WHAT IS REQUIRED:
This exercise asks for an exact transcription of every entry.

*** RECORDS FOR THE TASK

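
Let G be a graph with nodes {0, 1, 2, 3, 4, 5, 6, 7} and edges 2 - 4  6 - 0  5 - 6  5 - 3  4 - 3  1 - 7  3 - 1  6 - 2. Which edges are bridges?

0-6, 1-3, 1-7

The edges on the cycle 5-6-2-4-3-5 are not bridges since each lies on that cycle.
But removing 6 - 0 disconnects 6 from 0; removing 3 - 1 disconnects 3 from 1; removing 1 - 7 disconnects 1 from 7 — these are bridges.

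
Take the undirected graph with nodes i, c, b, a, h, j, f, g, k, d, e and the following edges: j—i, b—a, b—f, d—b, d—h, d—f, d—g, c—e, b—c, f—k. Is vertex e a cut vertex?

No

Deleting e leaves 2 components (was 2), so e is not a cut vertex.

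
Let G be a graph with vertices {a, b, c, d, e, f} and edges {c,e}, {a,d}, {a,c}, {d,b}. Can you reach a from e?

Yes

From e we can reach a, b, c, d, e, which includes a.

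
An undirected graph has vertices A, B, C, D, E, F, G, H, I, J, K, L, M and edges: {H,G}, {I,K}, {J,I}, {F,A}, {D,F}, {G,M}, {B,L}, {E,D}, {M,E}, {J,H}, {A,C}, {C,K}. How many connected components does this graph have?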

******

OUTPUT OF THE TASK:
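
Let G be a graph with nodes {0, 1, 2, 3, 4, 5, 6, 7} and edges 2 - 4  6 - 0  5 - 6  5 - 3  4 - 3  1 - 7  3 - 1  6 - 2. Which edges are bridges?

0-6, 1-3, 1-7

The edges on the cycle 5-6-2-4-3-5 are not bridges since each lies on that cycle.
But removing 6 - 0 disconnects 6 from 0; removing 3 - 1 disconnects 3 from 1; removing 1 - 7 disconnects 1 from 7 — these are bridges.

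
Take the undirected graph with nodes i, c, b, a, h, j, f, g, k, d, e and the following edges: j—i, b—a, b—f, d—b, d—h, d—f, d—g, c—e, b—c, f—k. Is vertex e a cut vertex?

No

Deleting e leaves 2 components (was 2), so e is not a cut vertex.

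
Let G be a graph with vertices {a, b, c, d, e, f} and edges {c,e}, {a,d}, {a,c}, {d,b}. Can you reach a from e?

Yes

From e we can reach a, b, c, d, e, which includes a.

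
An undirected graph has vertices A, B, C, D, E, F, G, H, I, J, K, L, M and edges: {H,G}, {I,K}, {J,I}, {F,A}, {D,F}, {G,M}, {B,L}, {E,D}, {M,E}, {J,H}, {A,C}, {C,K}. How many connected components does this graph have?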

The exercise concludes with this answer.